**Prompt:** Could you extract every entry below and reproduce it exactly?

Stored data:
-------------------------

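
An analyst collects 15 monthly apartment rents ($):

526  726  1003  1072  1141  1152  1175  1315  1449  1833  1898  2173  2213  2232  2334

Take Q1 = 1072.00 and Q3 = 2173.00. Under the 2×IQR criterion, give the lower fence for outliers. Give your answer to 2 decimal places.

IQR = Q3 − Q1 = 2173.00 − 1072.00 = 1101.00.
Lower fence = Q1 − 2·IQR = 1072.00 − 2202.00 = -1130.00.
Upper fence = Q3 + 2·IQR = 2173.00 + 2202.00 = 4375.00.

-1130.00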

-------------------------

**Solution for this problem:**
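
An analyst collects 15 monthly apartment rents ($):

526  726  1003  1072  1141  1152  1175  1315  1449  1833  1898  2173  2213  2232  2334

Take Q1 = 1072.00 and Q3 = 2173.00. Under the 2×IQR criterion, give the lower fence for outliers. Give your answer to 2 decimal places.

IQR = Q3 − Q1 = 2173.00 − 1072.00 = 1101.00.
Lower fence = Q1 − 2·IQR = 1072.00 − 2202.00 = -1130.00.
Upper fence = Q3 + 2·IQR = 2173.00 + 2202.00 = 4375.00.

-1130.00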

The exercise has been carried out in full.